Collected data

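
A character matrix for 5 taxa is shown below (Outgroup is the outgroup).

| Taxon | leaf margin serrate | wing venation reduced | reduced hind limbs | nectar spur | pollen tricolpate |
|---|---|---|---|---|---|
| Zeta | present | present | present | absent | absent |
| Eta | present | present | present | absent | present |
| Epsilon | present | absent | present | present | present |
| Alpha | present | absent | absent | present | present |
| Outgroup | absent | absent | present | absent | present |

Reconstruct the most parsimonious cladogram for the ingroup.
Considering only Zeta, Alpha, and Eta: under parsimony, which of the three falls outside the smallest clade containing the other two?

Character polarity is set by the outgroup: the derived state is whichever differs from the outgroup's state, so for reduced hind limbs, pollen tricolpate the derived state is 'absent', and for the remaining characters it is 'present'.
All ingroup taxa share the derived state 'present' for leaf margin serrate; it defines the ingroup but does not resolve relationships within it.
Only Eta and Zeta show the derived state 'present' for wing venation reduced, supporting them as a clade.
reduced hind limbs (derived state 'absent') is unique to Alpha (autapomorphy; uninformative for grouping).
nectar spur: derived state 'present' in Alpha and Epsilon only — synapomorphy for {Alpha, Epsilon}.
pollen tricolpate: derived state 'absent' in Zeta only — an autapomorphy, so it tells us nothing about relationships among taxa.
Most parsimonious ingroup topology: ((Epsilon,Alpha),(Eta,Zeta)).
Eta and Zeta share a more recent common ancestor with each other than either does with Alpha, so Alpha is the least closely related of the three.

Alpha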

Assignment
Send back all of the entries exactly, with nothing missing.

Response to the task
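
A character matrix for 5 taxa is shown below (Outgroup is the outgroup).

| Taxon | leaf margin serrate | wing venation reduced | reduced hind limbs | nectar spur | pollen tricolpate |
|---|---|---|---|---|---|
| Zeta | present | present | present | absent | absent |
| Eta | present | present | present | absent | present |
| Epsilon | present | absent | present | present | present |
| Alpha | present | absent | absent | present | present |
| Outgroup | absent | absent | present | absent | present |

Reconstruct the most parsimonious cladogram for the ingroup.
Considering only Zeta, Alpha, and Eta: under parsimony, which of the three falls outside the smallest clade containing the other two?

Character polarity is set by the outgroup: the derived state is whichever differs from the outgroup's state, so for reduced hind limbs, pollen tricolpate the derived state is 'absent', and for the remaining characters it is 'present'.
All ingroup taxa share the derived state 'present' for leaf margin serrate; it defines the ingroup but does not resolve relationships within it.
Only Eta and Zeta show the derived state 'present' for wing venation reduced, supporting them as a clade.
reduced hind limbs (derived state 'absent') is unique to Alpha (autapomorphy; uninformative for grouping).
nectar spur: derived state 'present' in Alpha and Epsilon only — synapomorphy for {Alpha, Epsilon}.
pollen tricolpate: derived state 'absent' in Zeta only — an autapomorphy, so it tells us nothing about relationships among taxa.
Most parsimonious ingroup topology: ((Epsilon,Alpha),(Eta,Zeta)).
Eta and Zeta share a more recent common ancestor with each other than either does with Alpha, so Alpha is the least closely related of the three.

Alpha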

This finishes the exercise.